= Beginning of Section =
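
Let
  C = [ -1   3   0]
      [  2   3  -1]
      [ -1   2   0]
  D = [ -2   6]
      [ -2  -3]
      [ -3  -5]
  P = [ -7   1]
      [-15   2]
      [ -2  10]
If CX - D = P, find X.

CX = P + D = [[-9, 7], [-17, -1], [-5, 5]].
Since C multiplies X on the left, X = C⁻¹(P + D).
det C = 1; the adjugate gives C⁻¹ = [[2, 0, -3], [1, 0, -1], [7, -1, -9]].
X = C⁻¹(P + D) = [[-3, -1], [-4, 2], [-1, 5]].

X = [[-3, -1], [-4, 2], [-1, 5]]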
= End of Section =
What is required: In full and word for word, output the entries.

Task response:
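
Let
  C = [ -1   3   0]
      [  2   3  -1]
      [ -1   2   0]
  D = [ -2   6]
      [ -2  -3]
      [ -3  -5]
  P = [ -7   1]
      [-15   2]
      [ -2  10]
If CX - D = P, find X.

CX = P + D = [[-9, 7], [-17, -1], [-5, 5]].
Since C multiplies X on the left, X = C⁻¹(P + D).
det C = 1; the adjugate gives C⁻¹ = [[2, 0, -3], [1, 0, -1], [7, -1, -9]].
X = C⁻¹(P + D) = [[-3, -1], [-4, 2], [-1, 5]].

X = [[-3, -1], [-4, 2], [-1, 5]]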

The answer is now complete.